Output everything in the listing exactly.

INFORMATION:
[Start of Attachment]
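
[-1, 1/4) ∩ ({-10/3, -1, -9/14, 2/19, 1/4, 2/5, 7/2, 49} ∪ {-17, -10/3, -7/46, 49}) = {-1, -9/14, -7/46, 2/19}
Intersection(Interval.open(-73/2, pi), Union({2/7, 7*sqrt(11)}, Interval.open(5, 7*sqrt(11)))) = {2/7}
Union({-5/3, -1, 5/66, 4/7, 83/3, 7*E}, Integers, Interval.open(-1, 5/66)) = Union({-5/3, 4/7, 83/3, 7*E}, Integers, Interval(-1, 5/66))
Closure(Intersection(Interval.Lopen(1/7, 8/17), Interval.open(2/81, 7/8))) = Interval(1/7, 8/17)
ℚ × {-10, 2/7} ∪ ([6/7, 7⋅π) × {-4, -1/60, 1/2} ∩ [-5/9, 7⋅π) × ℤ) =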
[End of Attachment]
RESPONSE FOR THIS EXERCISE:
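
[-1, 1/4) ∩ ({-10/3, -1, -9/14, 2/19, 1/4, 2/5, 7/2, 49} ∪ {-17, -10/3, -7/46, 49}) = {-1, -9/14, -7/46, 2/19}
Intersection(Interval.open(-73/2, pi), Union({2/7, 7*sqrt(11)}, Interval.open(5, 7*sqrt(11)))) = {2/7}
Union({-5/3, -1, 5/66, 4/7, 83/3, 7*E}, Integers, Interval.open(-1, 5/66)) = Union({-5/3, 4/7, 83/3, 7*E}, Integers, Interval(-1, 5/66))
Closure(Intersection(Interval.Lopen(1/7, 8/17), Interval.open(2/81, 7/8))) = Interval(1/7, 8/17)
ℚ × {-10, 2/7} ∪ ([6/7, 7⋅π) × {-4, -1/60, 1/2} ∩ [-5/9, 7⋅π) × ℤ) =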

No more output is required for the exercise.